(Given records)

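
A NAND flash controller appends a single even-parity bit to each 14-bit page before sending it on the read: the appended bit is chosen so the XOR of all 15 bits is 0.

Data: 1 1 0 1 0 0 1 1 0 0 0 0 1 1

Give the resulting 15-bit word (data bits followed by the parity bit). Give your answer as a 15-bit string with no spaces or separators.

XOR of the 14 data bits: 1⊕1⊕0⊕1⊕0⊕0⊕1⊕1⊕0⊕0⊕0⊕0⊕1⊕1 = 1
Parity bit = 1 (so all 15 bits XOR to 0).

110100110000111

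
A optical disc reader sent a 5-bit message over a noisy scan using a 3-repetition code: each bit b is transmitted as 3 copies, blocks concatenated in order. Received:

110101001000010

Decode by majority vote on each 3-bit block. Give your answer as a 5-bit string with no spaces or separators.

Block 1 (110): 2 ones → 1
Block 2 (101): 2 ones → 1
Block 3 (001): 1 one → 0
Block 4 (000): 0 ones → 0
Block 5 (010): 1 one → 0

11000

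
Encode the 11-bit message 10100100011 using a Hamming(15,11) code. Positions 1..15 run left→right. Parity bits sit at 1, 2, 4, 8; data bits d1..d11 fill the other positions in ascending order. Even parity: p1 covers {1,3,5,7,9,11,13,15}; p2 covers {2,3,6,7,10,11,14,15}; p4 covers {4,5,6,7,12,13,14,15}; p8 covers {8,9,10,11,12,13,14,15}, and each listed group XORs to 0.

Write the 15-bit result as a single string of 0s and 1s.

Place data at non-parity positions: p1 p2 1 p4 0 1 0 p8 0 1 0 0 0 1 1
p1 (pos 1,3,5,7,9,11,13,15): XOR of data positions = 1⊕0⊕0⊕0⊕0⊕0⊕1 = 0
p2 (pos 2,3,6,7,10,11,14,15): XOR of data positions = 1⊕1⊕0⊕1⊕0⊕1⊕1 = 1
p4 (pos 4,5,6,7,12,13,14,15): XOR of data positions = 0⊕1⊕0⊕0⊕0⊕1⊕1 = 1
p8 (pos 8,9,10,11,12,13,14,15): XOR of data positions = 0⊕1⊕0⊕0⊕0⊕1⊕1 = 1
Codeword: 011101010100011

011101010100011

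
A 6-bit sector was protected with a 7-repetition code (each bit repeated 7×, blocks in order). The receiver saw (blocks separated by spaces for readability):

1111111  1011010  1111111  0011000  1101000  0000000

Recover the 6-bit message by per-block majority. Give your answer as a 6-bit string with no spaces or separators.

Block 1 (1111111): 7 ones → 1
Block 2 (1011010): 4 ones → 1
Block 3 (1111111): 7 ones → 1
Block 4 (0011000): 2 ones → 0
Block 5 (1101000): 3 ones → 0
Block 6 (0000000): 0 ones → 0

111000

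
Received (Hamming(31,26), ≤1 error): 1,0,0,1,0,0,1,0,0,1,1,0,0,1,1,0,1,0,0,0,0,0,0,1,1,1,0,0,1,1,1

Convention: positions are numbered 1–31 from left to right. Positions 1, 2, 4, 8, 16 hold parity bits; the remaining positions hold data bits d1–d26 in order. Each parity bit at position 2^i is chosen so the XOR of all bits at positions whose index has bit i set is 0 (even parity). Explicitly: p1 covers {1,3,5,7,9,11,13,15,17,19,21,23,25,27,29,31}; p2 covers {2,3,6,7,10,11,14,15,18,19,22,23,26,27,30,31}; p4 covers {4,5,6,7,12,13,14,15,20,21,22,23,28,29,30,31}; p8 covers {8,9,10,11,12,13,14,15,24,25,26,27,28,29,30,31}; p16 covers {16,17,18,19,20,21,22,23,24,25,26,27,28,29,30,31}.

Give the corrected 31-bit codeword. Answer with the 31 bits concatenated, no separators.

1001001001100110100100011100111

s1 (pos 1,3,5,7,9,11,13,15,17,19,21,23,25,27,29,31): 1⊕0⊕0⊕1⊕0⊕1⊕0⊕1⊕1⊕0⊕0⊕0⊕1⊕0⊕1⊕1 = 0
s2 (pos 2,3,6,7,10,11,14,15,18,19,22,23,26,27,30,31): 0⊕0⊕0⊕1⊕1⊕1⊕1⊕1⊕0⊕0⊕0⊕0⊕1⊕0⊕1⊕1 = 0
s4 (pos 4,5,6,7,12,13,14,15,20,21,22,23,28,29,30,31): 1⊕0⊕0⊕1⊕0⊕0⊕1⊕1⊕0⊕0⊕0⊕0⊕0⊕1⊕1⊕1 = 1
s8 (pos 8,9,10,11,12,13,14,15,24,25,26,27,28,29,30,31): 0⊕0⊕1⊕1⊕0⊕0⊕1⊕1⊕1⊕1⊕1⊕0⊕0⊕1⊕1⊕1 = 0
s16 (pos 16,17,18,19,20,21,22,23,24,25,26,27,28,29,30,31): 0⊕1⊕0⊕0⊕0⊕0⊕0⊕0⊕1⊕1⊕1⊕0⊕0⊕1⊕1⊕1 = 1
Syndrome s16…s1 = 10100 → error at position 20.
Flip position 20: 1001001001100110100000011100111 → 1001001001100110100100011100111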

(End Given records)

• _Exercise objective_: Repeat all entries. Match them exactly.

• _Answer for the task_:
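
A NAND flash controller appends a single even-parity bit to each 14-bit page before sending it on the read: the appended bit is chosen so the XOR of all 15 bits is 0.

Data: 1 1 0 1 0 0 1 1 0 0 0 0 1 1

Give the resulting 15-bit word (data bits followed by the parity bit). Give your answer as a 15-bit string with no spaces or separators.

XOR of the 14 data bits: 1⊕1⊕0⊕1⊕0⊕0⊕1⊕1⊕0⊕0⊕0⊕0⊕1⊕1 = 1
Parity bit = 1 (so all 15 bits XOR to 0).

110100110000111

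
A optical disc reader sent a 5-bit message over a noisy scan using a 3-repetition code: each bit b is transmitted as 3 copies, blocks concatenated in order. Received:

110101001000010

Decode by majority vote on each 3-bit block. Give your answer as a 5-bit string with no spaces or separators.

Block 1 (110): 2 ones → 1
Block 2 (101): 2 ones → 1
Block 3 (001): 1 one → 0
Block 4 (000): 0 ones → 0
Block 5 (010): 1 one → 0

11000

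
Encode the 11-bit message 10100100011 using a Hamming(15,11) code. Positions 1..15 run left→right. Parity bits sit at 1, 2, 4, 8; data bits d1..d11 fill the other positions in ascending order. Even parity: p1 covers {1,3,5,7,9,11,13,15}; p2 covers {2,3,6,7,10,11,14,15}; p4 covers {4,5,6,7,12,13,14,15}; p8 covers {8,9,10,11,12,13,14,15}, and each listed group XORs to 0.

Write the 15-bit result as a single string of 0s and 1s.

Place data at non-parity positions: p1 p2 1 p4 0 1 0 p8 0 1 0 0 0 1 1
p1 (pos 1,3,5,7,9,11,13,15): XOR of data positions = 1⊕0⊕0⊕0⊕0⊕0⊕1 = 0
p2 (pos 2,3,6,7,10,11,14,15): XOR of data positions = 1⊕1⊕0⊕1⊕0⊕1⊕1 = 1
p4 (pos 4,5,6,7,12,13,14,15): XOR of data positions = 0⊕1⊕0⊕0⊕0⊕1⊕1 = 1
p8 (pos 8,9,10,11,12,13,14,15): XOR of data positions = 0⊕1⊕0⊕0⊕0⊕1⊕1 = 1
Codeword: 011101010100011

011101010100011

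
A 6-bit sector was protected with a 7-repetition code (each bit repeated 7×, blocks in order). The receiver saw (blocks separated by spaces for readability):

1111111  1011010  1111111  0011000  1101000  0000000

Recover the 6-bit message by per-block majority. Give your answer as a 6-bit string with no spaces or separators.

Block 1 (1111111): 7 ones → 1
Block 2 (1011010): 4 ones → 1
Block 3 (1111111): 7 ones → 1
Block 4 (0011000): 2 ones → 0
Block 5 (1101000): 3 ones → 0
Block 6 (0000000): 0 ones → 0

111000

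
Received (Hamming(31,26), ≤1 error): 1,0,0,1,0,0,1,0,0,1,1,0,0,1,1,0,1,0,0,0,0,0,0,1,1,1,0,0,1,1,1

Convention: positions are numbered 1–31 from left to right. Positions 1, 2, 4, 8, 16 hold parity bits; the remaining positions hold data bits d1–d26 in order. Each parity bit at position 2^i is chosen so the XOR of all bits at positions whose index has bit i set is 0 (even parity). Explicitly: p1 covers {1,3,5,7,9,11,13,15,17,19,21,23,25,27,29,31}; p2 covers {2,3,6,7,10,11,14,15,18,19,22,23,26,27,30,31}; p4 covers {4,5,6,7,12,13,14,15,20,21,22,23,28,29,30,31}; p8 covers {8,9,10,11,12,13,14,15,24,25,26,27,28,29,30,31}; p16 covers {16,17,18,19,20,21,22,23,24,25,26,27,28,29,30,31}.

Give the corrected 31-bit codeword. Answer with the 31 bits concatenated, no separators.

1001001001100110100100011100111

s1 (pos 1,3,5,7,9,11,13,15,17,19,21,23,25,27,29,31): 1⊕0⊕0⊕1⊕0⊕1⊕0⊕1⊕1⊕0⊕0⊕0⊕1⊕0⊕1⊕1 = 0
s2 (pos 2,3,6,7,10,11,14,15,18,19,22,23,26,27,30,31): 0⊕0⊕0⊕1⊕1⊕1⊕1⊕1⊕0⊕0⊕0⊕0⊕1⊕0⊕1⊕1 = 0
s4 (pos 4,5,6,7,12,13,14,15,20,21,22,23,28,29,30,31): 1⊕0⊕0⊕1⊕0⊕0⊕1⊕1⊕0⊕0⊕0⊕0⊕0⊕1⊕1⊕1 = 1
s8 (pos 8,9,10,11,12,13,14,15,24,25,26,27,28,29,30,31): 0⊕0⊕1⊕1⊕0⊕0⊕1⊕1⊕1⊕1⊕1⊕0⊕0⊕1⊕1⊕1 = 0
s16 (pos 16,17,18,19,20,21,22,23,24,25,26,27,28,29,30,31): 0⊕1⊕0⊕0⊕0⊕0⊕0⊕0⊕1⊕1⊕1⊕0⊕0⊕1⊕1⊕1 = 1
Syndrome s16…s1 = 10100 → error at position 20.
Flip position 20: 1001001001100110100000011100111 → 1001001001100110100100011100111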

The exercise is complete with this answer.